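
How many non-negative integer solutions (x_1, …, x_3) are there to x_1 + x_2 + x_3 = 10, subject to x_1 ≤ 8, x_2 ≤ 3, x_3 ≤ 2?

9

Ignoring the caps, the number of non-negative solutions to x_1+…+x_3 = 10 is C(12,2) = 66.
Subtract solutions that violate a single cap (substitute x_i' = x_i − (cap_i+1)): x_1 ≥ 9 gives C(3,2) = 3; x_2 ≥ 4 gives C(8,2) = 28; x_3 ≥ 3 gives C(9,2) = 36. Together 67.
Add back pairs where two caps are both exceeded: 0 + 0 + 10 = 10.
By inclusion–exclusion the count is 66 − 67 + 10 = 9.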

## [WHAT THE EXERCISE ASKS]
Extract the complete listing verbatim.

## [RESPONSE TO THE EXERCISE]
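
How many non-negative integer solutions (x_1, …, x_3) are there to x_1 + x_2 + x_3 = 10, subject to x_1 ≤ 8, x_2 ≤ 3, x_3 ≤ 2?

9

Ignoring the caps, the number of non-negative solutions to x_1+…+x_3 = 10 is C(12,2) = 66.
Subtract solutions that violate a single cap (substitute x_i' = x_i − (cap_i+1)): x_1 ≥ 9 gives C(3,2) = 3; x_2 ≥ 4 gives C(8,2) = 28; x_3 ≥ 3 gives C(9,2) = 36. Together 67.
Add back pairs where two caps are both exceeded: 0 + 0 + 10 = 10.
By inclusion–exclusion the count is 66 − 67 + 10 = 9.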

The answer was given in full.